(Saved entries)
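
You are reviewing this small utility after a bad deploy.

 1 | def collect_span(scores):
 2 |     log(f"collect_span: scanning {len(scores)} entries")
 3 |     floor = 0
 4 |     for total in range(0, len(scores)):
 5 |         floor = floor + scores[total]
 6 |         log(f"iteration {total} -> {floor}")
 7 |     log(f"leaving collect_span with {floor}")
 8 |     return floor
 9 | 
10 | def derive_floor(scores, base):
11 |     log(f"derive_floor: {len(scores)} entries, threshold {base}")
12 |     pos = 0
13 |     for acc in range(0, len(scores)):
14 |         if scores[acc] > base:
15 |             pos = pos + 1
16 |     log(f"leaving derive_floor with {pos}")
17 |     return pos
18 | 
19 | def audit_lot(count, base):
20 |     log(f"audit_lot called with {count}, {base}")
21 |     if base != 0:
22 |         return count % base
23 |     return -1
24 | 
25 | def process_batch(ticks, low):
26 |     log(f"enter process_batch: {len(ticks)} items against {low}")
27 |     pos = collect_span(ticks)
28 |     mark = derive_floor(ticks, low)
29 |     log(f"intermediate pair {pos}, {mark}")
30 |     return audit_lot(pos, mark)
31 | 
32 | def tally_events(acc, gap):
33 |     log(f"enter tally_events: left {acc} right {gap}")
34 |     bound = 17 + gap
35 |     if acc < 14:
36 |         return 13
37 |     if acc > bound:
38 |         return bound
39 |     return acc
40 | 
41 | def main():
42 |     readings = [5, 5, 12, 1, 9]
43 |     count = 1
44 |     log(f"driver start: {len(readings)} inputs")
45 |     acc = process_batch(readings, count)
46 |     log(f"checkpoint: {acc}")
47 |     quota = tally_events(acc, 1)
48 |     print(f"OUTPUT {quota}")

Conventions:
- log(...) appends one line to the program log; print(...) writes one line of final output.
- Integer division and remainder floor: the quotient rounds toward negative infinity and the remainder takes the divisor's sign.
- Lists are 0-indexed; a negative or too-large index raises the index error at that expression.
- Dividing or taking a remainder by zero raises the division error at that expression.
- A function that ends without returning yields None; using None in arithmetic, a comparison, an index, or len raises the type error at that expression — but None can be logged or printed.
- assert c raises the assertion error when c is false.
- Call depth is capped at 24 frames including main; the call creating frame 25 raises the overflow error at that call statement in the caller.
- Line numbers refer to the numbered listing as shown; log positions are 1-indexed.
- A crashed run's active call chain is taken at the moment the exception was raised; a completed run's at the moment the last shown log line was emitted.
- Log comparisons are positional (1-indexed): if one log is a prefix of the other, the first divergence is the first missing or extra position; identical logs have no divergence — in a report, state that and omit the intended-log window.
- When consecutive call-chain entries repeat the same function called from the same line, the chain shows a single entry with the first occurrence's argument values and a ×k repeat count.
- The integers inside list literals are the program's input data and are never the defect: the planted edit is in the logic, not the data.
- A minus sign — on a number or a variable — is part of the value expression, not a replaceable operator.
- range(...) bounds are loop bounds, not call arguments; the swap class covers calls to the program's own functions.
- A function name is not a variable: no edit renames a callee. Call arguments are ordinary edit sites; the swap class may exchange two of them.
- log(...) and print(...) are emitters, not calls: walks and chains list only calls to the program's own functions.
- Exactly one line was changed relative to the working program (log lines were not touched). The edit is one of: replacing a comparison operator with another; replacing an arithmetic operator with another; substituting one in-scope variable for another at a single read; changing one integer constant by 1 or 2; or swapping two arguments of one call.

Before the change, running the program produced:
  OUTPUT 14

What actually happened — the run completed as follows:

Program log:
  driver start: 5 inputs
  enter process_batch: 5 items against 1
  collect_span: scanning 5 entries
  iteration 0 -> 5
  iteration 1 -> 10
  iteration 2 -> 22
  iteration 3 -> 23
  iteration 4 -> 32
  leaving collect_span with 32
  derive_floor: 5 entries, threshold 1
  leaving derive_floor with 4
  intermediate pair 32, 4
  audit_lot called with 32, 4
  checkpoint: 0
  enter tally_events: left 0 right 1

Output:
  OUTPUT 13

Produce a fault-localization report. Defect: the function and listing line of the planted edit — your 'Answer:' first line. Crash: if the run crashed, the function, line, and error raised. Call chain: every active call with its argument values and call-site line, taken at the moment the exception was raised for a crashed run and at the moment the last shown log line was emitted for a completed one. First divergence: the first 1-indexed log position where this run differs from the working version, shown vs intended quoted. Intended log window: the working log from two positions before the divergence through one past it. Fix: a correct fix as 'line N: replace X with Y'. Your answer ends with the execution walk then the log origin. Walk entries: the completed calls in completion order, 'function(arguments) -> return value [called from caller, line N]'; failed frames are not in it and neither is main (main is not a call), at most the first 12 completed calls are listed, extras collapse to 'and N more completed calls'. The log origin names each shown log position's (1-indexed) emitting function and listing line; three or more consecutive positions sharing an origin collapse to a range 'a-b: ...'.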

* * *

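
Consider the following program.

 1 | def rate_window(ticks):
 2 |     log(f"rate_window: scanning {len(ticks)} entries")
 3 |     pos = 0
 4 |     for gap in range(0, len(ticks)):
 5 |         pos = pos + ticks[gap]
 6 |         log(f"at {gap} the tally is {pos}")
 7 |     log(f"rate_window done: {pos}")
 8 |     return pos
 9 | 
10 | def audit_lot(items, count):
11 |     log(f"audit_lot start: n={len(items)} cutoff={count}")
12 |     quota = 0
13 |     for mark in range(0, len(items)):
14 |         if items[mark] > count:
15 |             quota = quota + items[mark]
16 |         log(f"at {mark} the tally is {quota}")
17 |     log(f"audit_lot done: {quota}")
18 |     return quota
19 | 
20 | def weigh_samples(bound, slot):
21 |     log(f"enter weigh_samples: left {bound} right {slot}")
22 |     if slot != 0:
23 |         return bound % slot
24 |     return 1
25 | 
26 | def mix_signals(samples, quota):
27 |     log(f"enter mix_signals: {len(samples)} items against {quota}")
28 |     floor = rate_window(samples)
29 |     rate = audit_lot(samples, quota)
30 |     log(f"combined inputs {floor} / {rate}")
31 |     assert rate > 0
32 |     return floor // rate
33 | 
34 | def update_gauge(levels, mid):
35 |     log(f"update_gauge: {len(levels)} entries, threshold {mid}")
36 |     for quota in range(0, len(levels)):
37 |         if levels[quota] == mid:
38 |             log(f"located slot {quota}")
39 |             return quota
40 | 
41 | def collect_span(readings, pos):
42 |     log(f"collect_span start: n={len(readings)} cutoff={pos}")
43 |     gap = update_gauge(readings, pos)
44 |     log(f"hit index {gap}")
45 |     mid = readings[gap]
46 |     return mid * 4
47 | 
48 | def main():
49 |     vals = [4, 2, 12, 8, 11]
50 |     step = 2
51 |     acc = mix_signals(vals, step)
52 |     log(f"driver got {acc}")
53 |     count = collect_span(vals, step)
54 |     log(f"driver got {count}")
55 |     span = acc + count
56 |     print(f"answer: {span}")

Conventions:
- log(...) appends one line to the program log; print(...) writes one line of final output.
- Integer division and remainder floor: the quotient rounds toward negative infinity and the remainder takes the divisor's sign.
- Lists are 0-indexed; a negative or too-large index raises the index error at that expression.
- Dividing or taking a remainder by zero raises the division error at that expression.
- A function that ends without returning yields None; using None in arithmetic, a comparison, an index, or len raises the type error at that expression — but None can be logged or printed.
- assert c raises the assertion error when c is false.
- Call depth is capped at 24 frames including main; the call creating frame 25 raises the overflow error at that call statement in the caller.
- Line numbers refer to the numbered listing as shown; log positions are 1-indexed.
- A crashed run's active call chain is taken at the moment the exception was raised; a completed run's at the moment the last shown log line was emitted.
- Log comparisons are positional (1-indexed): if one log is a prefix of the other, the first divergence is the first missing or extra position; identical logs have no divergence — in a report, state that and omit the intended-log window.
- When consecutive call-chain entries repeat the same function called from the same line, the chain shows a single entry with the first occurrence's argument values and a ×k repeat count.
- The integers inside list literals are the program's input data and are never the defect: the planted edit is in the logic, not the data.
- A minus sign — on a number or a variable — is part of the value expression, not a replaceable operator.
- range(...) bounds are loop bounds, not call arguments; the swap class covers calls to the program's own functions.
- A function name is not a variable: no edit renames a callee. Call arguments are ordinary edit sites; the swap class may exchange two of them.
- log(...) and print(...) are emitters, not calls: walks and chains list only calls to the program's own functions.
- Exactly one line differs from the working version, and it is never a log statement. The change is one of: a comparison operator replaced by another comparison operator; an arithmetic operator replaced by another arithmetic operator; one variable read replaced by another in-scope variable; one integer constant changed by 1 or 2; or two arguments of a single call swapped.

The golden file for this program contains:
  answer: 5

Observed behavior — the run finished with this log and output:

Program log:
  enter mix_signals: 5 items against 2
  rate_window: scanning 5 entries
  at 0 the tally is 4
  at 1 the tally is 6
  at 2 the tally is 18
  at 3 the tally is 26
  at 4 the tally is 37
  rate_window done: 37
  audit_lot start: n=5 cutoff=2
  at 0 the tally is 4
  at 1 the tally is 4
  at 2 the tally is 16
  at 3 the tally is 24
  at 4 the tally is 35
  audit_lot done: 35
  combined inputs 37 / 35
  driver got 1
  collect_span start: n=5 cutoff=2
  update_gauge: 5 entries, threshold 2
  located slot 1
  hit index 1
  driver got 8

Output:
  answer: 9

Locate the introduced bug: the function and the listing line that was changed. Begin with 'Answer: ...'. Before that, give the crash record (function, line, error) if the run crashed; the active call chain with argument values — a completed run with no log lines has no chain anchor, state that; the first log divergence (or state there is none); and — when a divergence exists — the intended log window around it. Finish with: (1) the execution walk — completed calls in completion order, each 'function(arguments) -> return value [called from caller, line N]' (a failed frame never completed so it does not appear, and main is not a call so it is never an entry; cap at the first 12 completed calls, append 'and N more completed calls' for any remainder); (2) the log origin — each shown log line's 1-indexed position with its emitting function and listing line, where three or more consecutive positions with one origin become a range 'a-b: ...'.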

...

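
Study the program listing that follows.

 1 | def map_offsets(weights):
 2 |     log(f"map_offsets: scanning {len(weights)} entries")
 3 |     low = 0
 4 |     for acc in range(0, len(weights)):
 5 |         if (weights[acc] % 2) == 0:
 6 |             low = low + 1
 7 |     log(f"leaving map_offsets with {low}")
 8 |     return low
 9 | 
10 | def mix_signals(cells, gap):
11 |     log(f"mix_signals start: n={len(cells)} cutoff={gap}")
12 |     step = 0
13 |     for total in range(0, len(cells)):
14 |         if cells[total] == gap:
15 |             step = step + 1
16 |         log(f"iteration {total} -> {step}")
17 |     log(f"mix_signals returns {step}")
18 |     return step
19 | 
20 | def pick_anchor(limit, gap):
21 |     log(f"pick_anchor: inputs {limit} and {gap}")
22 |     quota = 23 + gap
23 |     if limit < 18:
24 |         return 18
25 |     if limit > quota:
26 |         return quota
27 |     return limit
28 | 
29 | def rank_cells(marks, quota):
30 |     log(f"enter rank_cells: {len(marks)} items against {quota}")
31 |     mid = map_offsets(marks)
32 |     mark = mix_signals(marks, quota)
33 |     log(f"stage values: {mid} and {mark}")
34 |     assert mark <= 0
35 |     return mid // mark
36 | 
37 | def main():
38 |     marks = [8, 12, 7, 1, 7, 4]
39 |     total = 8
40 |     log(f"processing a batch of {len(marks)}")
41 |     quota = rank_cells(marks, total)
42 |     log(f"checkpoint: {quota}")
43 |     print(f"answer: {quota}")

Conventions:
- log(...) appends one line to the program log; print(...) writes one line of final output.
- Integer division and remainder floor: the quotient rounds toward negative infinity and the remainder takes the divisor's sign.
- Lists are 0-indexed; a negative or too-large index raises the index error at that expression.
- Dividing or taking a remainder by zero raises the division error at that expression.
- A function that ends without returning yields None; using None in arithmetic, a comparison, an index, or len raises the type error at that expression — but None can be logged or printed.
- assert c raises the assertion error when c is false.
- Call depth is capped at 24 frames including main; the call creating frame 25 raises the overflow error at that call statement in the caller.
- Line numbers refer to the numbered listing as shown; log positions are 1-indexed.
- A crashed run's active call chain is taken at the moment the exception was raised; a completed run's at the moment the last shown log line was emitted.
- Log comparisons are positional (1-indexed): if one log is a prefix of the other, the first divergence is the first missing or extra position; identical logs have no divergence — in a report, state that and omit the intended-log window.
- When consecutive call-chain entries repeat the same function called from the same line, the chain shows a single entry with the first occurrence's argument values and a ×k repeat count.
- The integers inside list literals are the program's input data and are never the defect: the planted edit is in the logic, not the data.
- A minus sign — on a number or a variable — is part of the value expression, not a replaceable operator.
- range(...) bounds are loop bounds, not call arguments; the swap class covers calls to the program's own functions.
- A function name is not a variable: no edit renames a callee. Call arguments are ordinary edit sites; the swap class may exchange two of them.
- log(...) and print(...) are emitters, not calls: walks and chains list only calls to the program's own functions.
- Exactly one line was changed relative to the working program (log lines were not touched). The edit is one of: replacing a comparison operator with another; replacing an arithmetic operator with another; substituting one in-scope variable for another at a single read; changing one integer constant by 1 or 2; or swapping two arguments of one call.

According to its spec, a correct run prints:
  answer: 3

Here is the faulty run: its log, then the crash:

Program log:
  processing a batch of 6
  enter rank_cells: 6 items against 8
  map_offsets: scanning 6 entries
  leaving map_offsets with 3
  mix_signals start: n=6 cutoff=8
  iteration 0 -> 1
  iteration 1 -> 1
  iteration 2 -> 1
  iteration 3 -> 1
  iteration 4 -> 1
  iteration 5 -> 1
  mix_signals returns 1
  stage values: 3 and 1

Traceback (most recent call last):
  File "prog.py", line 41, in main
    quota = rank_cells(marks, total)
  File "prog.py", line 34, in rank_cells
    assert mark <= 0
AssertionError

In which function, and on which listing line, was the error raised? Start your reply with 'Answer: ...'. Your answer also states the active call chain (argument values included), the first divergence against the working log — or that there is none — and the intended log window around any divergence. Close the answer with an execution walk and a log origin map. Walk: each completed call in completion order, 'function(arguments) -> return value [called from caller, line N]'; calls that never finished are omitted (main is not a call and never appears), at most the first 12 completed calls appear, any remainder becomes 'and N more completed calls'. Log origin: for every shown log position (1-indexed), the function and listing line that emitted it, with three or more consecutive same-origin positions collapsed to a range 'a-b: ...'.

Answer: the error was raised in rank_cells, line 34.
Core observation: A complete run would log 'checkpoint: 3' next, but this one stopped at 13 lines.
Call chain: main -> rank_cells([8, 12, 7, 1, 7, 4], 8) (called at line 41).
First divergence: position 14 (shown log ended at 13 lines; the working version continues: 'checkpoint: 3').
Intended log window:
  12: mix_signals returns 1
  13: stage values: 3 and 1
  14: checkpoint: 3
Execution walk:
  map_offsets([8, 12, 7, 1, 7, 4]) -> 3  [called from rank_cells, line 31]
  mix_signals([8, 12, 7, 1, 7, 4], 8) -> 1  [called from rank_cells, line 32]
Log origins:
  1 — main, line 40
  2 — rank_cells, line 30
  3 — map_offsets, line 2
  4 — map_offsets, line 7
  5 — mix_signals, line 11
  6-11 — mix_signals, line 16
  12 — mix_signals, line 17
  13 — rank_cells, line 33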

PROBLEM »
Return the span of lines in the data above that opens at the line with "Here is the" and closes at the line with "AssertionError", exactly, ends included, nothing else.

ANSWER SECTION »
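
Here is the faulty run: its log, then the crash:

Program log:
  processing a batch of 6
  enter rank_cells: 6 items against 8
  map_offsets: scanning 6 entries
  leaving map_offsets with 3
  mix_signals start: n=6 cutoff=8
  iteration 0 -> 1
  iteration 1 -> 1
  iteration 2 -> 1
  iteration 3 -> 1
  iteration 4 -> 1
  iteration 5 -> 1
  mix_signals returns 1
  stage values: 3 and 1

Traceback (most recent call last):
  File "prog.py", line 41, in main
    quota = rank_cells(marks, total)
  File "prog.py", line 34, in rank_cells
    assert mark <= 0
AssertionError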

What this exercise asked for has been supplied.